Instructions for the task: Scan the records beneath this line for the line holding "In B major, the" and the line holding "List the Roman", then transcribe exactly those two and all lines between.

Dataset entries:
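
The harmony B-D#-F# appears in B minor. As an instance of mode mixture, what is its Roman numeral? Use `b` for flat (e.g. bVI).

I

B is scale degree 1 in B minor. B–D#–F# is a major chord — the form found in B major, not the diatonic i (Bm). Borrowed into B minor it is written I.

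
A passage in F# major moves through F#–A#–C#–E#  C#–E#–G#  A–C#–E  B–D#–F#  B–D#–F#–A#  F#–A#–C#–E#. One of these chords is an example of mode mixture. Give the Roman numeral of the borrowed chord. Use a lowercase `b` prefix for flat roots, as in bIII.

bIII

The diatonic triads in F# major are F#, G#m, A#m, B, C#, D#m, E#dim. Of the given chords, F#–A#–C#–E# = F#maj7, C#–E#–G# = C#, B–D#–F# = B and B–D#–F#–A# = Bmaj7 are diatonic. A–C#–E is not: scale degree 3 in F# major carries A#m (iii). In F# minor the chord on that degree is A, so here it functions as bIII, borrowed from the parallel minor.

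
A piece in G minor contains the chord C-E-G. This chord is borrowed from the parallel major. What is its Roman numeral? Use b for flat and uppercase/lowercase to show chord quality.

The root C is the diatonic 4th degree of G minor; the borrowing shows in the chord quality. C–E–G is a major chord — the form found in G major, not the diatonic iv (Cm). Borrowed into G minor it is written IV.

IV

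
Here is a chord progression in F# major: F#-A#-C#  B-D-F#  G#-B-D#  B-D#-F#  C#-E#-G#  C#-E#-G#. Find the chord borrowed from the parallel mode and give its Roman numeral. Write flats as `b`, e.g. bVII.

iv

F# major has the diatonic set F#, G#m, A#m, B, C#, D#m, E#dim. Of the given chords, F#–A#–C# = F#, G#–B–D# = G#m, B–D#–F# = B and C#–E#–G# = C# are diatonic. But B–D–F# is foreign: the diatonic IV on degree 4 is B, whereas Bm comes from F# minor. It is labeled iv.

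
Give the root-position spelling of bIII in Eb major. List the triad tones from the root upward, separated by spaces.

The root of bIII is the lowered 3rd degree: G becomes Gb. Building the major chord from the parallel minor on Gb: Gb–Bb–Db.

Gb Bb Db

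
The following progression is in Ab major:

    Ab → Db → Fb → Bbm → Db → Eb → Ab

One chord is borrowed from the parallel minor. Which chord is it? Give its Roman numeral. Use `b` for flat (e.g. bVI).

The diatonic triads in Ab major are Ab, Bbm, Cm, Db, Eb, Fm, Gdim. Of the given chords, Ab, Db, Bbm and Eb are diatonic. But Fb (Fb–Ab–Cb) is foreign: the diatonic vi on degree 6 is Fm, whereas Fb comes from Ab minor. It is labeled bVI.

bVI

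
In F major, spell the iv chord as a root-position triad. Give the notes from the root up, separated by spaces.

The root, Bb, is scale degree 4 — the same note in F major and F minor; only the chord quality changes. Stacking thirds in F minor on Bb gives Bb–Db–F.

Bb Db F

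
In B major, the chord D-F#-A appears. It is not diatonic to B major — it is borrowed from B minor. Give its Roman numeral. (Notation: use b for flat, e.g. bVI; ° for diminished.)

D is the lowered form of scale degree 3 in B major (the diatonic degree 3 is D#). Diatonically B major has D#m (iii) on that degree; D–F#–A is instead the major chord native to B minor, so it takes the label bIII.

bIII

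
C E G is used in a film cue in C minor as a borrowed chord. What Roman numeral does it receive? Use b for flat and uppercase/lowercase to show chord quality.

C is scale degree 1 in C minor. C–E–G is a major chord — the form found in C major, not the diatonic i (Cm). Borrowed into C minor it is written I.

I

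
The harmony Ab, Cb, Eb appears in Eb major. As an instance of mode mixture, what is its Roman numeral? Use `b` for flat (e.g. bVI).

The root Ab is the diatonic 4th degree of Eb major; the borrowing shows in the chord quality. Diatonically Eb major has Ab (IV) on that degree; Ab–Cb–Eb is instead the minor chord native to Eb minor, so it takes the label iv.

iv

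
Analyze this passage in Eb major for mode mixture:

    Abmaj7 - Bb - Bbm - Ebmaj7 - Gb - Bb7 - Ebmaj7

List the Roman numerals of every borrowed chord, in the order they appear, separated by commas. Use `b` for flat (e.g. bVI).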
--
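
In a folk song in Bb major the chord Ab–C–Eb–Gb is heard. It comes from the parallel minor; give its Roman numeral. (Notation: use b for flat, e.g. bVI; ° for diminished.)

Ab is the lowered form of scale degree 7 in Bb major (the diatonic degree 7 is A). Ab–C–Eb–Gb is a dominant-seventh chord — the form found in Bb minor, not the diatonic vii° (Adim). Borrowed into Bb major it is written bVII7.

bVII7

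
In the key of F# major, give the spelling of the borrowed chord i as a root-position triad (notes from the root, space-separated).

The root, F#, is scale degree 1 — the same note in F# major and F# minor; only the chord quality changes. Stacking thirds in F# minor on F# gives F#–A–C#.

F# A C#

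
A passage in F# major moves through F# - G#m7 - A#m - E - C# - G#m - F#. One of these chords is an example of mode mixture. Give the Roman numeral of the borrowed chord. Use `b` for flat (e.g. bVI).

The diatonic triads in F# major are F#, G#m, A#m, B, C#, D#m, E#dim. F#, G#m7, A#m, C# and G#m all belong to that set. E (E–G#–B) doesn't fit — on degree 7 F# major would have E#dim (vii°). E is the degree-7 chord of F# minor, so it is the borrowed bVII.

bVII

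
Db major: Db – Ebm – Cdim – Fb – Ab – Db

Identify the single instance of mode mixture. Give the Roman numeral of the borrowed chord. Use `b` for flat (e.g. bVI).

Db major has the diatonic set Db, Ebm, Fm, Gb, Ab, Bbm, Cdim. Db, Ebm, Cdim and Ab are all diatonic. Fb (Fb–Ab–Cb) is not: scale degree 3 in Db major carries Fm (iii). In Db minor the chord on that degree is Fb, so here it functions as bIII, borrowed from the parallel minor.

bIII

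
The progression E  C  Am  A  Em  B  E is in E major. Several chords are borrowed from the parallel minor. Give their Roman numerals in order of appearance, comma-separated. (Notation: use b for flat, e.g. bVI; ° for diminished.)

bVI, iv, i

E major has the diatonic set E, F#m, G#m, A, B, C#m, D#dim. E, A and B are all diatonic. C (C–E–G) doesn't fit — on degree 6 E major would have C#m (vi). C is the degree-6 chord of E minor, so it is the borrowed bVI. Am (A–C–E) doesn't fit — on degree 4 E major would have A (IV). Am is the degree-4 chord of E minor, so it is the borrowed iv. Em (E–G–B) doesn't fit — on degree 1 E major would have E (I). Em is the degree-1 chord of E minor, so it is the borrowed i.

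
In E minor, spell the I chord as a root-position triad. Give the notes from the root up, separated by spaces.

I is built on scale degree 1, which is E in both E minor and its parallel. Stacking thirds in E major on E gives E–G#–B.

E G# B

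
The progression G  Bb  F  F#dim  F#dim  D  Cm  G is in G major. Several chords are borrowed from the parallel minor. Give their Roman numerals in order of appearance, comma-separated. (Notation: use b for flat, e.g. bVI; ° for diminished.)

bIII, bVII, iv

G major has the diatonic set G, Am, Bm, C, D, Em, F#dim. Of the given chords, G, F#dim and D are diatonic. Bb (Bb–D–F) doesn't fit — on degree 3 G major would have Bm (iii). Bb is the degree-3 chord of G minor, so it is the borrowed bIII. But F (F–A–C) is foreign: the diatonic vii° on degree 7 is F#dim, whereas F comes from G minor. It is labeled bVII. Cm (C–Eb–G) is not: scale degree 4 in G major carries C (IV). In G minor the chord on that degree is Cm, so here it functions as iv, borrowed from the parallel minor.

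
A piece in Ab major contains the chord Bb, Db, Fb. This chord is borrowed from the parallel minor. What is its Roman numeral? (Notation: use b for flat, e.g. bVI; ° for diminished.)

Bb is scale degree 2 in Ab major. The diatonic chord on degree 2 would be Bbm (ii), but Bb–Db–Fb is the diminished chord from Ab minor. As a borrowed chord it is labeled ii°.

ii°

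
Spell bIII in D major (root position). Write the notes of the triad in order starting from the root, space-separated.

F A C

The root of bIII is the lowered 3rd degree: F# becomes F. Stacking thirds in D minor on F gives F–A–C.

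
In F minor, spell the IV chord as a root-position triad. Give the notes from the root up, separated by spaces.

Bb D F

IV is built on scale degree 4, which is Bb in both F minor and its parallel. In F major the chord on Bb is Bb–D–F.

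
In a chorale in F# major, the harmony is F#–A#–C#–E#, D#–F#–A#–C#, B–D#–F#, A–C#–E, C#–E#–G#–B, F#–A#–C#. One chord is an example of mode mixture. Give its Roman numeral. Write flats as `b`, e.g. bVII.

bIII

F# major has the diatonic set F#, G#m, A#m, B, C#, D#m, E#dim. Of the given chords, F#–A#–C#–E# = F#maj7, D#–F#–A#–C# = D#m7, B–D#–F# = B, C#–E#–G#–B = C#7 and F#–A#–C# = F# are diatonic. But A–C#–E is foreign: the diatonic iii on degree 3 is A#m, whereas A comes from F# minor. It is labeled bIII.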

Response to the task:
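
In B major, the chord D-F#-A appears. It is not diatonic to B major — it is borrowed from B minor. Give its Roman numeral. (Notation: use b for flat, e.g. bVI; ° for diminished.)

D is the lowered form of scale degree 3 in B major (the diatonic degree 3 is D#). Diatonically B major has D#m (iii) on that degree; D–F#–A is instead the major chord native to B minor, so it takes the label bIII.

bIII

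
C E G is used in a film cue in C minor as a borrowed chord. What Roman numeral does it receive? Use b for flat and uppercase/lowercase to show chord quality.

C is scale degree 1 in C minor. C–E–G is a major chord — the form found in C major, not the diatonic i (Cm). Borrowed into C minor it is written I.

I

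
The harmony Ab, Cb, Eb appears in Eb major. As an instance of mode mixture, what is its Roman numeral? Use `b` for flat (e.g. bVI).

The root Ab is the diatonic 4th degree of Eb major; the borrowing shows in the chord quality. Diatonically Eb major has Ab (IV) on that degree; Ab–Cb–Eb is instead the minor chord native to Eb minor, so it takes the label iv.

iv

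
Analyze this passage in Eb major for mode mixture:

    Abmaj7 - Bb - Bbm - Ebmaj7 - Gb - Bb7 - Ebmaj7

List the Roman numerals of every borrowed chord, in the order they appear, separated by commas. Use `b` for flat (e.g. bVI).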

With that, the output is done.